** Opening Entries provided block **

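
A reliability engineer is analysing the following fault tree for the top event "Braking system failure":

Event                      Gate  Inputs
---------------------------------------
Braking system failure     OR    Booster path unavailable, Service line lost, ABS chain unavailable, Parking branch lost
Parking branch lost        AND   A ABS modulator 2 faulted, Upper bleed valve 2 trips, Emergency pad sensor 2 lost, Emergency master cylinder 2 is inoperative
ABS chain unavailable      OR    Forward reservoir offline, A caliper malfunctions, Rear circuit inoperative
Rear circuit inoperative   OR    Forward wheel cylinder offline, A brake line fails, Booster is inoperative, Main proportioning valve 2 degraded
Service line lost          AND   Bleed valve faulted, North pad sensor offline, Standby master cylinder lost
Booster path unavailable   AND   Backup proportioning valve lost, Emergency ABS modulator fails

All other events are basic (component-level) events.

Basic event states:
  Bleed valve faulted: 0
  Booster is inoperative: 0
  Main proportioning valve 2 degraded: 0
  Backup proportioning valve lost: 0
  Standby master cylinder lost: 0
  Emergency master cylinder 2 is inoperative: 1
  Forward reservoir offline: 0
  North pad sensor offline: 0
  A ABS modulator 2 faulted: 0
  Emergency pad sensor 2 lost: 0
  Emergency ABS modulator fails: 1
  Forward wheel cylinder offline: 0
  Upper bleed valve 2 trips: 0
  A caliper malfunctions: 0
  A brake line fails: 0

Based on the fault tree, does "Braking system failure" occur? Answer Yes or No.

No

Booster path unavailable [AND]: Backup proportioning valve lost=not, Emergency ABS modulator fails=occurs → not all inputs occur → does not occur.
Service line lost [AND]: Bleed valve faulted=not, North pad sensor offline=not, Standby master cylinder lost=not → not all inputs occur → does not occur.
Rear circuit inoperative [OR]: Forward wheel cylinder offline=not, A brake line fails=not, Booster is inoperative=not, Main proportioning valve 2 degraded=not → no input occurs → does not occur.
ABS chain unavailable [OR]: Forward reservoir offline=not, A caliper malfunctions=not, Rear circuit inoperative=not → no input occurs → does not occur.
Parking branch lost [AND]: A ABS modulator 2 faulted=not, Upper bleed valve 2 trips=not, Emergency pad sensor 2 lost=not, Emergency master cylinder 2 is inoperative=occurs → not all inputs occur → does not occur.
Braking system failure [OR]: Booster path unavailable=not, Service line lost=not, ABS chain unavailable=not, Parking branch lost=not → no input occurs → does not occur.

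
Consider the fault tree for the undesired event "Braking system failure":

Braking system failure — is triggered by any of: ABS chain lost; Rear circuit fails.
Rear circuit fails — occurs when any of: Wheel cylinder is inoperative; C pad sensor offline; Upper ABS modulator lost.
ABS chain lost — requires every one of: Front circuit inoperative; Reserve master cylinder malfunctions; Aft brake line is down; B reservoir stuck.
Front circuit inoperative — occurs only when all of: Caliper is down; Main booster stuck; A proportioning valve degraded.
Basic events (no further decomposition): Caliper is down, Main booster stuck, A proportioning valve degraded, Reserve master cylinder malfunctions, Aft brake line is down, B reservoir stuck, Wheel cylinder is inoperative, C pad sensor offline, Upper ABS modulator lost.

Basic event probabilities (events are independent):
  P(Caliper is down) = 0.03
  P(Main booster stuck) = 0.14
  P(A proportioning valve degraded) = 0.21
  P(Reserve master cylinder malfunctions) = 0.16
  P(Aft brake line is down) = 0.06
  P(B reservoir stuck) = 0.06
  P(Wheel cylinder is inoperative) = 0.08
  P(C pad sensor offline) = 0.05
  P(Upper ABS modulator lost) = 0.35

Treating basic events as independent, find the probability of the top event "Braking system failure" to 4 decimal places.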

** Closing Entries provided block **

### Your goal
In the records above, some lines may contain the word "stuck"; copy every one of them.

### Exercise solution
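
ABS chain lost — requires every one of: Front circuit inoperative; Reserve master cylinder malfunctions; Aft brake line is down; B reservoir stuck.
Front circuit inoperative — occurs only when all of: Caliper is down; Main booster stuck; A proportioning valve degraded.
Basic events (no further decomposition): Caliper is down, Main booster stuck, A proportioning valve degraded, Reserve master cylinder malfunctions, Aft brake line is down, B reservoir stuck, Wheel cylinder is inoperative, C pad sensor offline, Upper ABS modulator lost.
  P(Main booster stuck) = 0.14
  P(B reservoir stuck) = 0.06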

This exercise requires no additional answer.